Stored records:
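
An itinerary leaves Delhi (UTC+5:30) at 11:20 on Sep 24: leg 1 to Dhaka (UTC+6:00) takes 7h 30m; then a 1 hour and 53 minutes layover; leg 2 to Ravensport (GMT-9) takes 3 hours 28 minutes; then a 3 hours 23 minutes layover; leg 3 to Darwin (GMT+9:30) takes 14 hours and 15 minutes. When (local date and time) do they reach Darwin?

21:49 on September 25

Convert departure to UTC: 11:20 − 5:30 = 05:50 UTC on Sep 24.
Add 7 hours 30 minutes leg 1 → 13:20 UTC.
Add 1 hour 53 minutes layover in Dhaka → 15:13 UTC.
Add 3 hours and 28 minutes leg 2 → 18:41 UTC.
Add 3 hours 23 minutes layover in Ravensport → 22:04 UTC.
Add 14 hours and 15 minutes leg 3 → 12:19 UTC (Sep 25).
Darwin is UTC+9:30, so local arrival = 12:19 + 9:30 = 21:49 on Sep 25.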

## Task to carry out
Write the entries out once more, exactly as they were given.

## Exercise solution
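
An itinerary leaves Delhi (UTC+5:30) at 11:20 on Sep 24: leg 1 to Dhaka (UTC+6:00) takes 7h 30m; then a 1 hour and 53 minutes layover; leg 2 to Ravensport (GMT-9) takes 3 hours 28 minutes; then a 3 hours 23 minutes layover; leg 3 to Darwin (GMT+9:30) takes 14 hours and 15 minutes. When (local date and time) do they reach Darwin?

21:49 on September 25

Convert departure to UTC: 11:20 − 5:30 = 05:50 UTC on Sep 24.
Add 7 hours 30 minutes leg 1 → 13:20 UTC.
Add 1 hour 53 minutes layover in Dhaka → 15:13 UTC.
Add 3 hours and 28 minutes leg 2 → 18:41 UTC.
Add 3 hours 23 minutes layover in Ravensport → 22:04 UTC.
Add 14 hours and 15 minutes leg 3 → 12:19 UTC (Sep 25).
Darwin is UTC+9:30, so local arrival = 12:19 + 9:30 = 21:49 on Sep 25.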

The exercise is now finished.